→ YOUR OBJECTIVE: Transcribe the data below verbatim from the line with "(Option 4, Boom) → 6.5" to the line with "(Option 1, Weak) → 4.1". Include both of those lines.

→ PROVIDED DATA:
►
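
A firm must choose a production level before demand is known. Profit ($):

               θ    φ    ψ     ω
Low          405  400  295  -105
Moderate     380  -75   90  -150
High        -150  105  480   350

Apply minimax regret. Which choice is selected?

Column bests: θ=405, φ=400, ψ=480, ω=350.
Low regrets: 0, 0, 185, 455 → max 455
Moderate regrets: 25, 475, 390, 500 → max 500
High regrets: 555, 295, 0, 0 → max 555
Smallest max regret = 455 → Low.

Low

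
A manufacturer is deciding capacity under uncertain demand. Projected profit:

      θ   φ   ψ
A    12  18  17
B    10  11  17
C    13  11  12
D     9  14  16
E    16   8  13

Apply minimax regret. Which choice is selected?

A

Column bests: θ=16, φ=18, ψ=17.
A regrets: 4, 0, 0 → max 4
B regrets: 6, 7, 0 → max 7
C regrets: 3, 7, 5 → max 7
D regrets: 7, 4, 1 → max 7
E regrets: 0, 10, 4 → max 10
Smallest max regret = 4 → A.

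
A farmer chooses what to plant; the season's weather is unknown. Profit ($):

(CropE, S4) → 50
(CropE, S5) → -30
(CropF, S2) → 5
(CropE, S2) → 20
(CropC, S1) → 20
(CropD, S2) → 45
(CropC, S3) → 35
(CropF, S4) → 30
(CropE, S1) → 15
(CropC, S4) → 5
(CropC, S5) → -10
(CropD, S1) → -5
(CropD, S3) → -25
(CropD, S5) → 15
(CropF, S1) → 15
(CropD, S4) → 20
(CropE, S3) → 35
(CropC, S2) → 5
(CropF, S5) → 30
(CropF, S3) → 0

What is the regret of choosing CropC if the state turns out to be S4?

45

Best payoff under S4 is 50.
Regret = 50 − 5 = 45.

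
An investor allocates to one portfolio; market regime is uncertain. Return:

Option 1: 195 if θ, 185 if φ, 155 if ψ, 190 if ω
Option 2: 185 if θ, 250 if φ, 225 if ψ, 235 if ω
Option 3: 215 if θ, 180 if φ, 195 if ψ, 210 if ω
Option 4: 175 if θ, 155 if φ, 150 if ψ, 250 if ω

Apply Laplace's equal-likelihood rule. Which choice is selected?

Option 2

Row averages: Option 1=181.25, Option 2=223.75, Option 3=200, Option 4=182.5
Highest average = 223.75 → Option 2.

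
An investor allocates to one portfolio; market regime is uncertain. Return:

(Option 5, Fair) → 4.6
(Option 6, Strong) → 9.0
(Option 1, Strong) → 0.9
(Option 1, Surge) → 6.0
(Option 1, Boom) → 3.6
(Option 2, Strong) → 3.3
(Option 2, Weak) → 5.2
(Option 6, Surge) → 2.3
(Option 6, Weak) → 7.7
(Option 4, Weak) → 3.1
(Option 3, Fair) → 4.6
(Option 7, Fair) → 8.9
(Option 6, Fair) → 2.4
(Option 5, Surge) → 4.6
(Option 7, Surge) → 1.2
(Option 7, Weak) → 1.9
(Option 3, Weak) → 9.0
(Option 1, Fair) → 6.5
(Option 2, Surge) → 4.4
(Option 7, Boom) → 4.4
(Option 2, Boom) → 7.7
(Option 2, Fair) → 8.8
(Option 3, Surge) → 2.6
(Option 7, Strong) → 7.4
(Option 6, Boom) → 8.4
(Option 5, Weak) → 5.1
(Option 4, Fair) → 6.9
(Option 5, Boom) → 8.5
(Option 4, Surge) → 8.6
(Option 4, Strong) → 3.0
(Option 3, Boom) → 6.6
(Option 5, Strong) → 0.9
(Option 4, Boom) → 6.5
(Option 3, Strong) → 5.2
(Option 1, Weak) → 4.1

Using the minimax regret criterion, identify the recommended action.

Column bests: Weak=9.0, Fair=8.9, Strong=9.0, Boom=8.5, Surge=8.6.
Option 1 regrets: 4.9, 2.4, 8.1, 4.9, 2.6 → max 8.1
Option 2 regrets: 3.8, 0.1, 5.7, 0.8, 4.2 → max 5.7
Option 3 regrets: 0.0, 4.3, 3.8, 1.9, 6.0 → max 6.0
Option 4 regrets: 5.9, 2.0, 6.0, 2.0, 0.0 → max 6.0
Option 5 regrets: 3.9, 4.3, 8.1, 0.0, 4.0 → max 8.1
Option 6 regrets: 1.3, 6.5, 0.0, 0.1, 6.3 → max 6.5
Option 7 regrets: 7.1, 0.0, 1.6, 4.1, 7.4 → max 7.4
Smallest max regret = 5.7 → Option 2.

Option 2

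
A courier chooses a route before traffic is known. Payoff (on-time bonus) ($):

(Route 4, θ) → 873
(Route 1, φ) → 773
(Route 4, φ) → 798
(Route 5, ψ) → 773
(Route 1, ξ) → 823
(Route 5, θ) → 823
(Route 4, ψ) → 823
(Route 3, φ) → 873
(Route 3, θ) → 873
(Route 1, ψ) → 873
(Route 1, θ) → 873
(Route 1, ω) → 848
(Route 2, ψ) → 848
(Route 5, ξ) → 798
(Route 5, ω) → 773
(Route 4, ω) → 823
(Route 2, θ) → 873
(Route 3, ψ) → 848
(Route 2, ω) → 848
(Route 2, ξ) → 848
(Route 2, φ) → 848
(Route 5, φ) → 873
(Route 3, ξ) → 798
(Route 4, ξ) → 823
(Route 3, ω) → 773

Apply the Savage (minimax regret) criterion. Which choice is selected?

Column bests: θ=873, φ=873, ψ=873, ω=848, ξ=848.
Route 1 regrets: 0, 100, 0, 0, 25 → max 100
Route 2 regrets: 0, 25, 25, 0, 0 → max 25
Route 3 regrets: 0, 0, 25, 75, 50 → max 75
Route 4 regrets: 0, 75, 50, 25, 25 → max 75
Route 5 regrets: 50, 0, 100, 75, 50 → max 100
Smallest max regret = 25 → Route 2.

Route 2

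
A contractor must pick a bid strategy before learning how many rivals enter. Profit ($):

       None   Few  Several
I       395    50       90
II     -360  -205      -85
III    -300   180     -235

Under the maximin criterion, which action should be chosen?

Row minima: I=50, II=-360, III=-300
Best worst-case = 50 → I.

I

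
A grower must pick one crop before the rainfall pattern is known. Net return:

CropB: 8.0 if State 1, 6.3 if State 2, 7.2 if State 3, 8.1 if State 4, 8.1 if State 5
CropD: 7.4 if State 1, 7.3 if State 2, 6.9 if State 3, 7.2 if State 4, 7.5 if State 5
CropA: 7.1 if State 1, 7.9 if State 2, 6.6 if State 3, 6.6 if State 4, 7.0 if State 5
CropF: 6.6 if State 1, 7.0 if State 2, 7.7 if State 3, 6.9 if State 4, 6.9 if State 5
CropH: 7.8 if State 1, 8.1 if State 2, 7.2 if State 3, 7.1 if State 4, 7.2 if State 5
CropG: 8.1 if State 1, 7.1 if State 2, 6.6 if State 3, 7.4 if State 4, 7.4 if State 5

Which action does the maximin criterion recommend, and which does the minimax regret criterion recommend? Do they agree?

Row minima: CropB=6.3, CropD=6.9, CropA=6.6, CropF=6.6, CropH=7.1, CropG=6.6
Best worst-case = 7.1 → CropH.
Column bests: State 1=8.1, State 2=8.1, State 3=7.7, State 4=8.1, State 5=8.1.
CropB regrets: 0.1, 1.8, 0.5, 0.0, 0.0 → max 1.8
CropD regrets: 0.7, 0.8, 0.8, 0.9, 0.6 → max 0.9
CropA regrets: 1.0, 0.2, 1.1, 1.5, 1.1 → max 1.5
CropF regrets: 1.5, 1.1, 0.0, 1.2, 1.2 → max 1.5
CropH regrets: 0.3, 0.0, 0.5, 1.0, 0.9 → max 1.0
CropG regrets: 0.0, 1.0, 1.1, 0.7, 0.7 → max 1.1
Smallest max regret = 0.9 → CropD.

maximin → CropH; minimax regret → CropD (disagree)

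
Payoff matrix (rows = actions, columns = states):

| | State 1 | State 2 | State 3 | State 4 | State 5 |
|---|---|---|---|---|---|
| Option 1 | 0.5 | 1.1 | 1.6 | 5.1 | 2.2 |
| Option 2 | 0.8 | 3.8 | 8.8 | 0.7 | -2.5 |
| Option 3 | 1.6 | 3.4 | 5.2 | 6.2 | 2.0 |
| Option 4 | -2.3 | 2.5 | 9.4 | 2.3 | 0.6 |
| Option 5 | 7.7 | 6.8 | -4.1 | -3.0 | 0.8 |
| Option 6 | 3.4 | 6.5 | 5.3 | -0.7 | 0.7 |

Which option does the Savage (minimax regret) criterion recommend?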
◄
→ RESULT:
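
(Option 4, Boom) → 6.5
(Option 3, Strong) → 5.2
(Option 1, Weak) → 4.1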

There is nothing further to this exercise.